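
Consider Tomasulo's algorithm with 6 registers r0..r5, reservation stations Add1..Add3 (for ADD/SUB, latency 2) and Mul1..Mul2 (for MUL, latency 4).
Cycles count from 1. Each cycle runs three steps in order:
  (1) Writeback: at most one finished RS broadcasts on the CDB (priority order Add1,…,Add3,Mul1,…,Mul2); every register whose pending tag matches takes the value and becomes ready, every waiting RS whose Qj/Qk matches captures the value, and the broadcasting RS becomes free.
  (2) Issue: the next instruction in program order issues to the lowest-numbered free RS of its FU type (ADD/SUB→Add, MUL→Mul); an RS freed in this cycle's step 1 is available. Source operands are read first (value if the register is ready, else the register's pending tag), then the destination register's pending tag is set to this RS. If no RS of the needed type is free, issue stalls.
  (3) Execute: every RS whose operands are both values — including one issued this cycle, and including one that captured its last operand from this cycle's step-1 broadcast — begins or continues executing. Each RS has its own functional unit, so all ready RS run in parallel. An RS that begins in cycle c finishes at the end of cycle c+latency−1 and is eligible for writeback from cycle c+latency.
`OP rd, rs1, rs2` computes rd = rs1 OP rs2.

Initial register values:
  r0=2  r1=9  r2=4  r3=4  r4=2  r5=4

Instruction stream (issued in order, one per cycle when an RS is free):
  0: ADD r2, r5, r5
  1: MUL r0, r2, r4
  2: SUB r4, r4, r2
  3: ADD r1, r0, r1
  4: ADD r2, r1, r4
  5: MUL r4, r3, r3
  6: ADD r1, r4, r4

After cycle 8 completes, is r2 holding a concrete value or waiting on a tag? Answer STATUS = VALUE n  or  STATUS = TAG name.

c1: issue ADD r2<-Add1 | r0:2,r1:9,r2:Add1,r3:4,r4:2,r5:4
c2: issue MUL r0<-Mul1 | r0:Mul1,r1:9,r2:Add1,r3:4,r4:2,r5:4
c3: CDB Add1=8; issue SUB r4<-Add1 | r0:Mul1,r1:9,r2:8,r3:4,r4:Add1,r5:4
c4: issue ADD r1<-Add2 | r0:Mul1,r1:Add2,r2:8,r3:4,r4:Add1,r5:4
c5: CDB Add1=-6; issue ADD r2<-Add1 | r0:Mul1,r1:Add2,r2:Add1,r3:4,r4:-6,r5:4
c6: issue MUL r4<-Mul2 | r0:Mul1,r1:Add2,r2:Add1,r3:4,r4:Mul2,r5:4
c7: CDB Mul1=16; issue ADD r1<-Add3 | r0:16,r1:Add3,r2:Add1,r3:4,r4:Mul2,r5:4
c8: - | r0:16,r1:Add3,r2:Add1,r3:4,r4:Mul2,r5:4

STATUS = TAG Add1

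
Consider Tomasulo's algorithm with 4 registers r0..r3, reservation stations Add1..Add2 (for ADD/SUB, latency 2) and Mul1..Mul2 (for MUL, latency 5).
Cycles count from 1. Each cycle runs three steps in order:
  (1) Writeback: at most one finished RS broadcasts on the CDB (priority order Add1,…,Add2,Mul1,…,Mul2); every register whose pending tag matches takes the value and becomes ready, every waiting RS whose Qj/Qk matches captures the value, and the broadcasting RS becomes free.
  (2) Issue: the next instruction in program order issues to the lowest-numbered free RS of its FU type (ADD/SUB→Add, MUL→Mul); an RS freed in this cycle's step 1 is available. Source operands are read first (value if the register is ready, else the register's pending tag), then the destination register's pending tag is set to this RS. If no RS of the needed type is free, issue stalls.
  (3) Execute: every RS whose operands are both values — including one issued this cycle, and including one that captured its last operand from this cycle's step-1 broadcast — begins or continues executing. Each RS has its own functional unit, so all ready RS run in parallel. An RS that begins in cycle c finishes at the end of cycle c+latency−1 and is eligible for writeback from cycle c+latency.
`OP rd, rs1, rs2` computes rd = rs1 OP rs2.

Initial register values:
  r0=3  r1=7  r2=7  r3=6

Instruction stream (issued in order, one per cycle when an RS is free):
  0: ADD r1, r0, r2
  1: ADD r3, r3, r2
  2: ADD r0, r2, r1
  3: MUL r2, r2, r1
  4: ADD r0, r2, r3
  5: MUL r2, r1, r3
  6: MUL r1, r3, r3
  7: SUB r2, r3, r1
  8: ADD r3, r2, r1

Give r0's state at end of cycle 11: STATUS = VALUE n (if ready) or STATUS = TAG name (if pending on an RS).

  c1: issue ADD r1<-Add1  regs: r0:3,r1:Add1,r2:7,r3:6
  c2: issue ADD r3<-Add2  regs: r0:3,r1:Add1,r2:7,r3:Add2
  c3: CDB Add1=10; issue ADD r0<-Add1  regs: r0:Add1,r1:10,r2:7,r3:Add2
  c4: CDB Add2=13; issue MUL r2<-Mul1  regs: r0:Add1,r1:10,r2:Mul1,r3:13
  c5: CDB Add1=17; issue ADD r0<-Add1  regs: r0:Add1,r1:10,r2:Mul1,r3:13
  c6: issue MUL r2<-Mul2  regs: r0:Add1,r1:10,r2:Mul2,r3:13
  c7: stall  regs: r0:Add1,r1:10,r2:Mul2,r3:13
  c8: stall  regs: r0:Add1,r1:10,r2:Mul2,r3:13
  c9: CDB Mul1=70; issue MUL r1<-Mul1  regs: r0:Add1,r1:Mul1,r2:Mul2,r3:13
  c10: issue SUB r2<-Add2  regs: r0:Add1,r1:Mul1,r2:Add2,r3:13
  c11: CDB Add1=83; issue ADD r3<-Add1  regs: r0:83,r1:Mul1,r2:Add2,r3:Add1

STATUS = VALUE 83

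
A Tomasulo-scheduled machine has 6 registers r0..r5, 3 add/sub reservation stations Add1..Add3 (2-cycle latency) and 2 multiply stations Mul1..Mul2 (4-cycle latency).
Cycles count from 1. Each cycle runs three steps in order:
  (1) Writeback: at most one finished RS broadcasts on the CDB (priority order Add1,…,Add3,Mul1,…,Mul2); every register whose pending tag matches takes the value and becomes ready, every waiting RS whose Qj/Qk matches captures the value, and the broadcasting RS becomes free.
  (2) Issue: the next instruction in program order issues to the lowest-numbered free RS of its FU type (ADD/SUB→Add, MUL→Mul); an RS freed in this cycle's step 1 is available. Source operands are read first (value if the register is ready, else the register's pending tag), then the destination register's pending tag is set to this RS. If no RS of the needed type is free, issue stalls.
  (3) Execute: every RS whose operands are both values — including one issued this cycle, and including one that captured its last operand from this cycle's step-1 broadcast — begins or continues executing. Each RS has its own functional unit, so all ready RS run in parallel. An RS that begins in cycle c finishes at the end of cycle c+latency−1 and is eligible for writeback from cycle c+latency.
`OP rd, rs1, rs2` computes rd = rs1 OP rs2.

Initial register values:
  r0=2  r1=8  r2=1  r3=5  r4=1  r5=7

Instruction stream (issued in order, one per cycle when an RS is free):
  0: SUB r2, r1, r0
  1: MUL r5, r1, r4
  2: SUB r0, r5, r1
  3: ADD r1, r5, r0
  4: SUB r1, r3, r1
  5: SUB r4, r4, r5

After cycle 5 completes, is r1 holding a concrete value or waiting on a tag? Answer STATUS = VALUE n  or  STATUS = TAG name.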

------------

*What is needed*. Extract, from the material above, each line holding the word "algorithm".

*Written response*.
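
Consider Tomasulo's algorithm with 6 registers r0..r5, reservation stations Add1..Add3 (for ADD/SUB, latency 2) and Mul1..Mul2 (for MUL, latency 4).
Consider Tomasulo's algorithm with 4 registers r0..r3, reservation stations Add1..Add2 (for ADD/SUB, latency 2) and Mul1..Mul2 (for MUL, latency 5).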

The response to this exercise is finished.